- **Exercise brief**
Copy the complete listing exactly as shown.

### Data for the task

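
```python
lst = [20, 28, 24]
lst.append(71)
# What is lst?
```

[20, 28, 24, 71]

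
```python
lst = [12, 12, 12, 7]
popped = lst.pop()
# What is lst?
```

[12, 12, 12]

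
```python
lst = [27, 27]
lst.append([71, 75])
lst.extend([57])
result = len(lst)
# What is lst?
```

After line 1: lst = [27, 27]
After line 2 (append adds [71, 75] as single element): lst = [27, 27, [71, 75]]
After line 3 (extend unpacks [57], adds 57): lst = [27, 27, [71, 75], 57]
After line 4: result = len(lst) = 4

[27, 27, [71, 75], 57]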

######

- **Answer space**
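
```python
lst = [20, 28, 24]
lst.append(71)
# What is lst?
```

[20, 28, 24, 71]

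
```python
lst = [12, 12, 12, 7]
popped = lst.pop()
# What is lst?
```

[12, 12, 12]

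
```python
lst = [27, 27]
lst.append([71, 75])
lst.extend([57])
result = len(lst)
# What is lst?
```

After line 1: lst = [27, 27]
After line 2 (append adds [71, 75] as single element): lst = [27, 27, [71, 75]]
After line 3 (extend unpacks [57], adds 57): lst = [27, 27, [71, 75], 57]
After line 4: result = len(lst) = 4

[27, 27, [71, 75], 57]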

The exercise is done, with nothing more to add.